TASK INSTRUCTIONS: Everything from the line with "Give the notes of B♭" through the last line of the records below should be copied exactly, both ends included.

LISTED ENTRIES:

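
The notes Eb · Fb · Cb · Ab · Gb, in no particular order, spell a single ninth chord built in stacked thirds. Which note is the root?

Fb

Stacking in thirds gives Fb – Ab – Cb – Eb – Gb, so Fb is the root — Fb major ninth.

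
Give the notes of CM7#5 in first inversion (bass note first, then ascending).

E – G# – B – C

CM7#5 = C–E–G#–B; first inversion → third (E) lowest.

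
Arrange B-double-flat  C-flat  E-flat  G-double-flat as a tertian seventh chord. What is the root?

Stacking in thirds gives C-flat – E-flat – G-double-flat – B-double-flat, so C-flat is the root — C-flat dominant seventh flat five.

C-flat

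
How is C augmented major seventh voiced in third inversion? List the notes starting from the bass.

B  C  E  G-sharp

In root position, C augmented major seventh is C–E–G-sharp–B.
Third inversion puts the seventh (B) in the bass.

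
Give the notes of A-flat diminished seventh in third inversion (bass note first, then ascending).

A-flat diminished seventh = A-flat–C-flat–E-double-flat–G-double-flat; third inversion → seventh (G-double-flat) lowest.

G-double-flat – A-flat – C-flat – E-double-flat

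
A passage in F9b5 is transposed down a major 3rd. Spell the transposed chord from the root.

Db, F, Abb, Cb, Eb

A major 3rd down from F is Db, so the new chord is Db dominant ninth flat five.
Root: Db
Major 3rd (3rd): F
Diminished 5th (5th): Abb
Minor 7th (7th): Cb
Major 9th (9th): Eb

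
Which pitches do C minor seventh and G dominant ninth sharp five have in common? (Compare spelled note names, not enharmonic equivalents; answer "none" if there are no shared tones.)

G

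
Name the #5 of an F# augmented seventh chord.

F# augmented seventh is built on F-sharp; its 5th is an augmented 5th above the root.
A fifth above F uses the letter C, and the augmented 5th above F-sharp is C-double-sharp.

C-double-sharp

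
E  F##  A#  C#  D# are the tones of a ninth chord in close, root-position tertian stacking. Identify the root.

D#

Arranged so that each adjacent pair is a third by letter name: D# – F## – A# – C# – E.
The bottom of that stack, D#, is the root (this is D# dominant seventh flat nine).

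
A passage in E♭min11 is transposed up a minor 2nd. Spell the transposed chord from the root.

Eb up a minor 2nd → Fb. New chord: Fb minor eleventh.
- root: Fb
- minor 3rd: Abb
- perfect 5th: Cb
- minor 7th: Ebb
- major 9th: Gb
- perfect 11th: Bbb

Fb  Abb  Cb  Ebb  Gb  Bbb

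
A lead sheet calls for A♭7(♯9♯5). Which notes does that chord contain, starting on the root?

Ab  C  E  Gb  B

Root Ab, quality dominant seventh sharp nine sharp five:
root → Ab
3rd (major 3rd) → C
5th (augmented 5th) → E
7th (minor 7th) → Gb
9th (augmented 9th) → B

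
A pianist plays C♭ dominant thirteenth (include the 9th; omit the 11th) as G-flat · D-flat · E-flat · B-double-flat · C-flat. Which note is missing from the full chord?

C♭ dominant thirteenth = C-flat, E-flat, G-flat, B-double-flat, D-flat, A-flat. The voicing lacks the 13th (major 13th), A-flat.

A-flat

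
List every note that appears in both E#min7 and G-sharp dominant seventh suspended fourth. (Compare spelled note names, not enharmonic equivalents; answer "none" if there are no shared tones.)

E#min7: E# G# B# D#
G-sharp dominant seventh suspended fourth: G# C# D# F#
Common to both → G#, D#.

G# D#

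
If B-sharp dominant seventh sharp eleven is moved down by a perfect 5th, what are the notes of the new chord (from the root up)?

A perfect 5th down from B♯ is E♯, so the new chord is E♯ dominant seventh sharp eleven.
root → E♯
3rd (major 3rd) → G𝄪
5th (perfect 5th) → B♯
7th (minor 7th) → D♯
11th (augmented 11th) → A𝄪

E♯  G𝄪  B♯  D♯  A𝄪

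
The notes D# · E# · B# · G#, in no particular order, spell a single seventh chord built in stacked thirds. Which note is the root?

Arranged so that each adjacent pair is a third by letter name: E# – G# – B# – D#.
The bottom of that stack, E#, is the root (this is E# minor seventh).

E#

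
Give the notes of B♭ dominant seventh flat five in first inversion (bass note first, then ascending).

D  F♭  A♭  B♭

In root position, B♭ dominant seventh flat five is B♭–D–F♭–A♭.
First inversion puts the third (D) in the bass.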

COMPLETED EXERCISE:
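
Give the notes of B♭ dominant seventh flat five in first inversion (bass note first, then ascending).

D  F♭  A♭  B♭

In root position, B♭ dominant seventh flat five is B♭–D–F♭–A♭.
First inversion puts the third (D) in the bass.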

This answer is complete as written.